» Work request
Here are some records; copy every line that holds the word "norm".

» Given records

------------------------------

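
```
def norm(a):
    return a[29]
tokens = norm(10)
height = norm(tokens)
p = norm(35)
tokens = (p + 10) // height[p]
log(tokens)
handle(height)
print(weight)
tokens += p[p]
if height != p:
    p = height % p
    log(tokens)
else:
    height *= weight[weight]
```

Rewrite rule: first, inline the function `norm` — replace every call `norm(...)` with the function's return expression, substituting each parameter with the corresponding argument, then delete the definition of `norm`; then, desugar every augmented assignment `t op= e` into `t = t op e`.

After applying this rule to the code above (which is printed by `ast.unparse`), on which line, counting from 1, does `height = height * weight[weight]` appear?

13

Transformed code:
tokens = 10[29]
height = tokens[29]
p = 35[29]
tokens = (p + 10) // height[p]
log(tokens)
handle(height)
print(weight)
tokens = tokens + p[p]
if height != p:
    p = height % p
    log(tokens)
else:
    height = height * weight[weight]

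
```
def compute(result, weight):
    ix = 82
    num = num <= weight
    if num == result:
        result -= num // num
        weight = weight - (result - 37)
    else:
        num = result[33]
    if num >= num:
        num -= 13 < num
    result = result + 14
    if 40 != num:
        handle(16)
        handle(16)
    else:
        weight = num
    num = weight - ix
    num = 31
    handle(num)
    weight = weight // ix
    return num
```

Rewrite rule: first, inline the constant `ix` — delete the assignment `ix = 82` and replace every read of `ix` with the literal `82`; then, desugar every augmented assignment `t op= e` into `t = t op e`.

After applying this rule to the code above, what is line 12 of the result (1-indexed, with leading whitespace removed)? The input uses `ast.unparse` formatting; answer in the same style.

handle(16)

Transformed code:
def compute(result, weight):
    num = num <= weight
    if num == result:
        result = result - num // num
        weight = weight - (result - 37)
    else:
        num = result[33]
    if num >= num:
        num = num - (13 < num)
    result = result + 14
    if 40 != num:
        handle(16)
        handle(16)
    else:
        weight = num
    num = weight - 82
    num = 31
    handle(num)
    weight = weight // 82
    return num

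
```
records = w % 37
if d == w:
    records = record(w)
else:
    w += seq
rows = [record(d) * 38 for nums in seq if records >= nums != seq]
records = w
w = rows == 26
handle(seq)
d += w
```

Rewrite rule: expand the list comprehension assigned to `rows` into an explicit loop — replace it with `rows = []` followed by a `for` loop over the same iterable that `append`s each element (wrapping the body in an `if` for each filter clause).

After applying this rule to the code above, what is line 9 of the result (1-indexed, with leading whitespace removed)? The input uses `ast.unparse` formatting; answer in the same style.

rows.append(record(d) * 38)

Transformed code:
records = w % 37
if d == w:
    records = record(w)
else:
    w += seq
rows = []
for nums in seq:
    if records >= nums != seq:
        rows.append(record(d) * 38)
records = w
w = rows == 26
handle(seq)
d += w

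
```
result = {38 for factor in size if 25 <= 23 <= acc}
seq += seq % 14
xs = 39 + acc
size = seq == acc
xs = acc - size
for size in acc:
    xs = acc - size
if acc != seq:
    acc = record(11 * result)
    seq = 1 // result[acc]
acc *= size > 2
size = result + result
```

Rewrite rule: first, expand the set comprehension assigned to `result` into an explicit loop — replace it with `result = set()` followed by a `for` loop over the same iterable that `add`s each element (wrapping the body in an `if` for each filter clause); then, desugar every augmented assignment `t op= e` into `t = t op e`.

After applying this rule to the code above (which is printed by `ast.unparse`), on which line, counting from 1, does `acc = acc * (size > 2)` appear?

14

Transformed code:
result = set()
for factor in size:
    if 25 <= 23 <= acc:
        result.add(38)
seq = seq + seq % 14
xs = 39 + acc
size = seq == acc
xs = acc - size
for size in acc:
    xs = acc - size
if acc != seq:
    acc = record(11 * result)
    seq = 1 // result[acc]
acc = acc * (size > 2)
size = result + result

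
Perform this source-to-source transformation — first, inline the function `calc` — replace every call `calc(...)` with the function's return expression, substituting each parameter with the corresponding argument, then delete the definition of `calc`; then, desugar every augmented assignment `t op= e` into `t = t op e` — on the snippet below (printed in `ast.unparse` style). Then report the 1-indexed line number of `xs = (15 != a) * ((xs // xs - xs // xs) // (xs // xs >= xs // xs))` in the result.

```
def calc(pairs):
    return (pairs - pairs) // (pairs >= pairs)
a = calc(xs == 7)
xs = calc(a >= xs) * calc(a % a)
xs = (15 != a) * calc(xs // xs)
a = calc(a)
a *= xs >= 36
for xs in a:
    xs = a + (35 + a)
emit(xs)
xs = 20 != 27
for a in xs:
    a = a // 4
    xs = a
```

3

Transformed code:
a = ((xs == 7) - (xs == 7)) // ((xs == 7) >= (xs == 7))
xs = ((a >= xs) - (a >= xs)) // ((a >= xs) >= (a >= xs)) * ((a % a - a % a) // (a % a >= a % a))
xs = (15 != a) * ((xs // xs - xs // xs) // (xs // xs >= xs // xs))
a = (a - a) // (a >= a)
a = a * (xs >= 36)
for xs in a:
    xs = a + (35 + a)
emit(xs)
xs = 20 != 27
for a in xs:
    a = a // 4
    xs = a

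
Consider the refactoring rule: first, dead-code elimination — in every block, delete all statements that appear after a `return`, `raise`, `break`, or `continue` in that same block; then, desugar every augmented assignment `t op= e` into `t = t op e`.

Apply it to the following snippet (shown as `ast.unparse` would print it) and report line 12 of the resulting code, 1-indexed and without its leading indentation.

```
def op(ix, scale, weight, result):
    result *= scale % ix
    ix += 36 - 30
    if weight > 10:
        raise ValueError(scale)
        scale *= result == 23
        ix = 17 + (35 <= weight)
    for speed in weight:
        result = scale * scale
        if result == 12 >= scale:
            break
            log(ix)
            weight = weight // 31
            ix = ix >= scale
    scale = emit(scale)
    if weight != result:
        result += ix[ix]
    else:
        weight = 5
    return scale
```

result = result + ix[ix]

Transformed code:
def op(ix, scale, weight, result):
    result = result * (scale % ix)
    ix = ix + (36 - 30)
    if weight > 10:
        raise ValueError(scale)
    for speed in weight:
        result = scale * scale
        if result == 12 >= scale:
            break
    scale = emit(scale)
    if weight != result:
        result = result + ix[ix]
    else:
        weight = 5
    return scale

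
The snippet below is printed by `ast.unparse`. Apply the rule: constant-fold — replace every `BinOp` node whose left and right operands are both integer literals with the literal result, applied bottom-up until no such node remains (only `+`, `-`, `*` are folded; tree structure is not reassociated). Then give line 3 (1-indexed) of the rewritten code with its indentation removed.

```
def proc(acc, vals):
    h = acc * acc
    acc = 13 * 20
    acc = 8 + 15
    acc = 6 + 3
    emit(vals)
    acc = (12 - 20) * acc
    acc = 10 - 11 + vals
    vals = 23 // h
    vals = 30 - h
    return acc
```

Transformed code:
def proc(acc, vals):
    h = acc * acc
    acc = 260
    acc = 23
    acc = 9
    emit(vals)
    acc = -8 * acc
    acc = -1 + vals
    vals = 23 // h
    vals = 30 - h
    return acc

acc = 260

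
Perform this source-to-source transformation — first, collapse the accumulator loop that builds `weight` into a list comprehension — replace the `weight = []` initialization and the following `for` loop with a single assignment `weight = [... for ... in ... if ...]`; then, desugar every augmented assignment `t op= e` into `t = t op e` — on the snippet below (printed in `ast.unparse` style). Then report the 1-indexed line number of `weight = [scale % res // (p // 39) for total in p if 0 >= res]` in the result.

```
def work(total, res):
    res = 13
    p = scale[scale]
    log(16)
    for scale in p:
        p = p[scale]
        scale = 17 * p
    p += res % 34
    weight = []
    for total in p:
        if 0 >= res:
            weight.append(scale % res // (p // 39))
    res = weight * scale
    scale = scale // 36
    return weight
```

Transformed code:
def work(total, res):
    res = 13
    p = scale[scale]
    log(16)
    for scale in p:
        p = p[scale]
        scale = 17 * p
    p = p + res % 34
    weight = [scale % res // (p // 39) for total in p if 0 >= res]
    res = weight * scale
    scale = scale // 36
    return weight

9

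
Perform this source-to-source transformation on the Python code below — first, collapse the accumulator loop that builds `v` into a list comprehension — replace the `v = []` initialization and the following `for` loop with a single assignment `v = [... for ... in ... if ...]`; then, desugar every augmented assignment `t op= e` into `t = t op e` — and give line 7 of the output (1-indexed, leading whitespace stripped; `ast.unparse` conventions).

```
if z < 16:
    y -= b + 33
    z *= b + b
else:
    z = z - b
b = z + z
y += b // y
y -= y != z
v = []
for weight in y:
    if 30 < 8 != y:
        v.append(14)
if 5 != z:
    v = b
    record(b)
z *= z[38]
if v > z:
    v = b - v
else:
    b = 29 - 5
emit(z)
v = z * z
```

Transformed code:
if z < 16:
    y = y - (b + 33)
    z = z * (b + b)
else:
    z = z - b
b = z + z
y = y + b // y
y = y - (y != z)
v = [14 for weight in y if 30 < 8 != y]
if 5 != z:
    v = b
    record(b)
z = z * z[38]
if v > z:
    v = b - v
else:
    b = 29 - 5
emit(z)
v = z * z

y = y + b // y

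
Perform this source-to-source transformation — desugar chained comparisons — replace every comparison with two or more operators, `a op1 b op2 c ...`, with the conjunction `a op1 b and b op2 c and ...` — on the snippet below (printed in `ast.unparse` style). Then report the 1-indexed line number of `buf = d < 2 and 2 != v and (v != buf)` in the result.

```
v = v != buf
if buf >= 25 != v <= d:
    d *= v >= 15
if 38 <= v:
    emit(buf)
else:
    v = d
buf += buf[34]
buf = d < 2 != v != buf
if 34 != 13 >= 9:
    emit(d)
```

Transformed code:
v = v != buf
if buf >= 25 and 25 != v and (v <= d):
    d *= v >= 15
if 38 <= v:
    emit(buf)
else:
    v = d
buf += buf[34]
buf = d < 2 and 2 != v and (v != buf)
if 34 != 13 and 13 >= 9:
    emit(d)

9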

------------------------------

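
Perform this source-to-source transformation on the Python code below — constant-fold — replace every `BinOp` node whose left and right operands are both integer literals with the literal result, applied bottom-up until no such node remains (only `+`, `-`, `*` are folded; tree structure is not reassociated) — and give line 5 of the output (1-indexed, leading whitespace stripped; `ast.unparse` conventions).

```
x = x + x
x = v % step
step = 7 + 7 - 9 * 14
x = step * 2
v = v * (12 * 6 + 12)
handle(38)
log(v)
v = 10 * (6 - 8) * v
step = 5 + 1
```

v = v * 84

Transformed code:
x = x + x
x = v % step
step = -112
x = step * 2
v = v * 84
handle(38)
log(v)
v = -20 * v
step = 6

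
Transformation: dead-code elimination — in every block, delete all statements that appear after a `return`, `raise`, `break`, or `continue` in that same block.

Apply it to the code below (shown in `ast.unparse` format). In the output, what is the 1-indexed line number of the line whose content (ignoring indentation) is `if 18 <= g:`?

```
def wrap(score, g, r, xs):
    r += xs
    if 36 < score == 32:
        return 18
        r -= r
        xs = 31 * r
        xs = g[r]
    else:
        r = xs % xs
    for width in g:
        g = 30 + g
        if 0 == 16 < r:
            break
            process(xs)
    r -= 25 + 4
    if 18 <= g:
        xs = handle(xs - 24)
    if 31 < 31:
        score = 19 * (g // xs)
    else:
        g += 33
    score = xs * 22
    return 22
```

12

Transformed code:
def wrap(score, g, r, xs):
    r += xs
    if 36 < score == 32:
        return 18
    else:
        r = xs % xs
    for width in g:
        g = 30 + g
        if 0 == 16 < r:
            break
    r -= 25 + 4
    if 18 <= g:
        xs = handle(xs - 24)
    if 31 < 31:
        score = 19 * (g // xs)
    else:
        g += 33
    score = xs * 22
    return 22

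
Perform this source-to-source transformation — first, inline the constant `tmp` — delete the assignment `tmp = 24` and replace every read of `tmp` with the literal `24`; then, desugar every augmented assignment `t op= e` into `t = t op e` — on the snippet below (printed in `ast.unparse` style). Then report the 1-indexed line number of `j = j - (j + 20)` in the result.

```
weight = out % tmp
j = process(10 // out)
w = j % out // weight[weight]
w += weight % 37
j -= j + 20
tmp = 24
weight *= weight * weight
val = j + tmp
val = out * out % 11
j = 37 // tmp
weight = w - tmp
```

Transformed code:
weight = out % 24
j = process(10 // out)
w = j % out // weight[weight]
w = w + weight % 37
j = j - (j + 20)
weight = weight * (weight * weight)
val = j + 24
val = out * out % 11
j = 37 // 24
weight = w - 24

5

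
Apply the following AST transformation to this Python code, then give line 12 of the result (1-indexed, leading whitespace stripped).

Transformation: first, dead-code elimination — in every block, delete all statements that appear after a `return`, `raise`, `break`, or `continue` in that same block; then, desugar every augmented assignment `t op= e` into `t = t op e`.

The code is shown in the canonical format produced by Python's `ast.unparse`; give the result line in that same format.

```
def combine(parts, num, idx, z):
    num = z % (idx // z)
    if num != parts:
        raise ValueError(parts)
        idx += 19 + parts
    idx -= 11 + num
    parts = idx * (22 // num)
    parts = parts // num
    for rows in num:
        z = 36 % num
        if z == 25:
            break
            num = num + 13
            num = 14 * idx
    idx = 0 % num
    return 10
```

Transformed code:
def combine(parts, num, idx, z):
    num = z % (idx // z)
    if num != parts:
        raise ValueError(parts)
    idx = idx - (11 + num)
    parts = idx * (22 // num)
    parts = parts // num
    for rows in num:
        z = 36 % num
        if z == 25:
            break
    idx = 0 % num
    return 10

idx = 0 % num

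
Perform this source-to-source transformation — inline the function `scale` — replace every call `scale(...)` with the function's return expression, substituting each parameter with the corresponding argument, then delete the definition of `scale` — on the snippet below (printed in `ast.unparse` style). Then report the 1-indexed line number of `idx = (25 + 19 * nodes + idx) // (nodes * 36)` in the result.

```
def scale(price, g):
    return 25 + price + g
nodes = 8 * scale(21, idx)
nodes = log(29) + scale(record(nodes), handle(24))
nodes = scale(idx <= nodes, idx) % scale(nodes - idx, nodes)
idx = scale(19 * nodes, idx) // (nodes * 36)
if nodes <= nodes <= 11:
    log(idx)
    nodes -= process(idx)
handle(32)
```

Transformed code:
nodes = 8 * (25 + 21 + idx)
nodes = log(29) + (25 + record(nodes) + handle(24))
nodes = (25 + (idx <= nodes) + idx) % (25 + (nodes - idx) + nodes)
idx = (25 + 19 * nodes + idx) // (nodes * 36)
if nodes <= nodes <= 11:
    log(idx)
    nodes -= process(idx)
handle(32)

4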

------------------------------

» Output below
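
def norm(a):
tokens = norm(10)
height = norm(tokens)
p = norm(35)
Rewrite rule: first, inline the function `norm` — replace every call `norm(...)` with the function's return expression, substituting each parameter with the corresponding argument, then delete the definition of `norm`; then, desugar every augmented assignment `t op= e` into `t = t op e`.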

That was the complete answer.